### [Task statement]
Write down exactly the lines of the records below, beginning with the first and ending with the line that includes "- on temporary layoff, expecting recall: 1.17".

### [Input]
BEGIN
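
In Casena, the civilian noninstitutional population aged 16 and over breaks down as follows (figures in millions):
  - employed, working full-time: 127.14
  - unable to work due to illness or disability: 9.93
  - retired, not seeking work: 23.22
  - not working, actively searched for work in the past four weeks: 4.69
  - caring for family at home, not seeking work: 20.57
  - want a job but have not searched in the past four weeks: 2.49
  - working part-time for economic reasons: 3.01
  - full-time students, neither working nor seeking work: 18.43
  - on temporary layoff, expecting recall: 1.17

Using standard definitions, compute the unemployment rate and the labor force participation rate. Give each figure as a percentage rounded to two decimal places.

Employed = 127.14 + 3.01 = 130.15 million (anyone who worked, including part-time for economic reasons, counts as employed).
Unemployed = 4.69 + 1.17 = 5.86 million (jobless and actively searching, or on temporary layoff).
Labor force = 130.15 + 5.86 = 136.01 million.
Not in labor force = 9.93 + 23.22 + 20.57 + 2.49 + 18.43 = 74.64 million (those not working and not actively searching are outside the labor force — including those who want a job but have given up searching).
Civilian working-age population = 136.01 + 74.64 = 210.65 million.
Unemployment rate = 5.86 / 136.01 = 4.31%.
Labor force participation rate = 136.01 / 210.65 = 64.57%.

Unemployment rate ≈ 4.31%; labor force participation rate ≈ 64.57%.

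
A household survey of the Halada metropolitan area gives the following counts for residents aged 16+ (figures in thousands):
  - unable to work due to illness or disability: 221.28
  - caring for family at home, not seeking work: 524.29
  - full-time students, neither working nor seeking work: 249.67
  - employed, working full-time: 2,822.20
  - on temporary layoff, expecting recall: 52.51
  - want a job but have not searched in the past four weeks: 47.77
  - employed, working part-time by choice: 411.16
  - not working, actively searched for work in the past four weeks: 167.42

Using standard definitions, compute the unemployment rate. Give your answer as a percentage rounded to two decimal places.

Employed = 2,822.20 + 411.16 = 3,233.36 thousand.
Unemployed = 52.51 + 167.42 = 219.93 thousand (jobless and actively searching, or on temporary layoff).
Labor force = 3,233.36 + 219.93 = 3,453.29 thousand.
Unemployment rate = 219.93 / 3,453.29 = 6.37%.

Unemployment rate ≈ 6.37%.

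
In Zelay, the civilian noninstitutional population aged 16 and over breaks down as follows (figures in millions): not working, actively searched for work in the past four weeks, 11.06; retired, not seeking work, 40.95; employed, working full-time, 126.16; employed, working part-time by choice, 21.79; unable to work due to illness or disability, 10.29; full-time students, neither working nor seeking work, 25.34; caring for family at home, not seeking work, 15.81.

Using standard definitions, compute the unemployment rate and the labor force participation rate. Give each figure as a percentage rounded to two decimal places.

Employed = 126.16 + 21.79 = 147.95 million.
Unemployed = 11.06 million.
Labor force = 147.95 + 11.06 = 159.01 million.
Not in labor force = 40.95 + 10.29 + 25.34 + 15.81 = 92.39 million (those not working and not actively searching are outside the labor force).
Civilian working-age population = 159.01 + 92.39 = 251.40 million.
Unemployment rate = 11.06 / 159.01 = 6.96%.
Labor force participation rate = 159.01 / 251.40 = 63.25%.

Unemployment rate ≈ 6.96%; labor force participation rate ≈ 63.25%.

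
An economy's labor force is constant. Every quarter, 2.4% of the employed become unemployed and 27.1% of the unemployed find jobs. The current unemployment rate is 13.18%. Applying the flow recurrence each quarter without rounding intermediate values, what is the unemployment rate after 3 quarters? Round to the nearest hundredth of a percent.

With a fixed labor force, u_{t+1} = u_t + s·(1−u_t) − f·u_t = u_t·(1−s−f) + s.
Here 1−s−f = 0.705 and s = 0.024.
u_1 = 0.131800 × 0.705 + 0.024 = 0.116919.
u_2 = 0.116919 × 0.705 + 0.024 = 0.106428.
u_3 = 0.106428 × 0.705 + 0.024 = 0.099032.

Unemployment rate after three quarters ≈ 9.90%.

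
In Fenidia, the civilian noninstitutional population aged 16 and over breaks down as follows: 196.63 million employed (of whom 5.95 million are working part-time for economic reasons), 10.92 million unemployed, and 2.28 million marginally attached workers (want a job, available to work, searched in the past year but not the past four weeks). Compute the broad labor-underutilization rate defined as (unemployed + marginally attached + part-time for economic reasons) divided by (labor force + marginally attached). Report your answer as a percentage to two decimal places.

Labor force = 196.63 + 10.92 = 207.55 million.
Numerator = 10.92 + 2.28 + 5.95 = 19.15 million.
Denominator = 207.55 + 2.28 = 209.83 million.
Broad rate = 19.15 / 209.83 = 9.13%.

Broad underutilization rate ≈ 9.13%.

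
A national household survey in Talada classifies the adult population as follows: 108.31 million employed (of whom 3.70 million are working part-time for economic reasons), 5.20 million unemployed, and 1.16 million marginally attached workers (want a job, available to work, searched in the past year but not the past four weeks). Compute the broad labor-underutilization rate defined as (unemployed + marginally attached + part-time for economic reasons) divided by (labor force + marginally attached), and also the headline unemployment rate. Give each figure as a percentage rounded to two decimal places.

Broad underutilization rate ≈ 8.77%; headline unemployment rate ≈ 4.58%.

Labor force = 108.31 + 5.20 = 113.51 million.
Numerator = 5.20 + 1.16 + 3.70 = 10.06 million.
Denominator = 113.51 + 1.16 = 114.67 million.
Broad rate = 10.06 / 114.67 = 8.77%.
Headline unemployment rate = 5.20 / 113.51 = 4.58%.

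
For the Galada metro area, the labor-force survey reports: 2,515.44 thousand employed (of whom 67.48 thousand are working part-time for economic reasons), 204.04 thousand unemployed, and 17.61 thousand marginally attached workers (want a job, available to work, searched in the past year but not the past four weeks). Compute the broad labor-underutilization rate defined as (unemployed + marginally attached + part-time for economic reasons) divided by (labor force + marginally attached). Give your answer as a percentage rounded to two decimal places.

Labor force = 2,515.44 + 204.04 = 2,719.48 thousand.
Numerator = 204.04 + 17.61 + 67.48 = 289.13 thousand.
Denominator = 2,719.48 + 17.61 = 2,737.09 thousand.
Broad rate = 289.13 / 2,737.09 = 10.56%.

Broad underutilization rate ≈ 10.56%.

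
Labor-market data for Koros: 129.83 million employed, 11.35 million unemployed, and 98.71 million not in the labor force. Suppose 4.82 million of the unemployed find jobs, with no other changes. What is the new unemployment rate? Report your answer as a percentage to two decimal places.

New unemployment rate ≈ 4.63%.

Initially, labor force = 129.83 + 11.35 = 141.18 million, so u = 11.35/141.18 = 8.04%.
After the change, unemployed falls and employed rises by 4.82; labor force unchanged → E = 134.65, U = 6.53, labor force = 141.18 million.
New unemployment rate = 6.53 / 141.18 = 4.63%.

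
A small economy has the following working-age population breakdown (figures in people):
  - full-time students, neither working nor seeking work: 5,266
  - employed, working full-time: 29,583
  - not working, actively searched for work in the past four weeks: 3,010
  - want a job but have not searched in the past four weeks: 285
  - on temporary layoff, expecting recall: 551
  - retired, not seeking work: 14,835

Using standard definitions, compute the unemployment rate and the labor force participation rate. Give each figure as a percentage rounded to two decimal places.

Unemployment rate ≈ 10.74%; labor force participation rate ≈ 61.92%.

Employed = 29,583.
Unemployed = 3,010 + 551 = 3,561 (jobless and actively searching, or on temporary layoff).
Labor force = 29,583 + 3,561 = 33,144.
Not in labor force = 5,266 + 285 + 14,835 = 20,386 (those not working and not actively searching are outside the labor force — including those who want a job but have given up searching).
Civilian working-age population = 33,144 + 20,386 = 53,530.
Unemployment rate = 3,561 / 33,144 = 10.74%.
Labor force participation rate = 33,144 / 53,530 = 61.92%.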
END
### [Written solution]
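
In Casena, the civilian noninstitutional population aged 16 and over breaks down as follows (figures in millions):
  - employed, working full-time: 127.14
  - unable to work due to illness or disability: 9.93
  - retired, not seeking work: 23.22
  - not working, actively searched for work in the past four weeks: 4.69
  - caring for family at home, not seeking work: 20.57
  - want a job but have not searched in the past four weeks: 2.49
  - working part-time for economic reasons: 3.01
  - full-time students, neither working nor seeking work: 18.43
  - on temporary layoff, expecting recall: 1.17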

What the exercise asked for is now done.